◆ **REQUIRED WORK**: After finding the line that contains "For a enterprise" in the entries below, retype it and every following line precisely, the last included.

◆ **MATERIAL FOR THIS TASK**:
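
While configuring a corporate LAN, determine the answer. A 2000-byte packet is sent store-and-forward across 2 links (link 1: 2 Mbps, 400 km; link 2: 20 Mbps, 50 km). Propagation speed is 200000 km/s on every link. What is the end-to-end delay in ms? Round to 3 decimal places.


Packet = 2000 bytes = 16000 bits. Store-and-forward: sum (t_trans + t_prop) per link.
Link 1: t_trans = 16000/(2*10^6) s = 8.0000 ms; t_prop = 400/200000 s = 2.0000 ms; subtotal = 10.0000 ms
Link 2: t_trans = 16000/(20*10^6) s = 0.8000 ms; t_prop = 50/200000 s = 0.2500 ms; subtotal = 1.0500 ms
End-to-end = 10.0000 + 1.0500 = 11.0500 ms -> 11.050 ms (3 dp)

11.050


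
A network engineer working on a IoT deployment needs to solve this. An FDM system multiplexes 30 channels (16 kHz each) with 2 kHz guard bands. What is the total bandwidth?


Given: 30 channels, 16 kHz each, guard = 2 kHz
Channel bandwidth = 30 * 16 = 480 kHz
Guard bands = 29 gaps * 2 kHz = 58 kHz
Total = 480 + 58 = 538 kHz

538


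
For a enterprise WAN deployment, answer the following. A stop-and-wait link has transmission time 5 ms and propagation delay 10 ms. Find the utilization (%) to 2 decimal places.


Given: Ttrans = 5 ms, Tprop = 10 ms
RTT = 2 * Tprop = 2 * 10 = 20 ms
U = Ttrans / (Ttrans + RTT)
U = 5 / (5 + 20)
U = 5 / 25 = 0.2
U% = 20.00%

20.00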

◆ **ANSWER TO THIS PROBLEM**:
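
For a enterprise WAN deployment, answer the following. A stop-and-wait link has transmission time 5 ms and propagation delay 10 ms. Find the utilization (%) to 2 decimal places.


Given: Ttrans = 5 ms, Tprop = 10 ms
RTT = 2 * Tprop = 2 * 10 = 20 ms
U = Ttrans / (Ttrans + RTT)
U = 5 / (5 + 20)
U = 5 / 25 = 0.2
U% = 20.00%

20.00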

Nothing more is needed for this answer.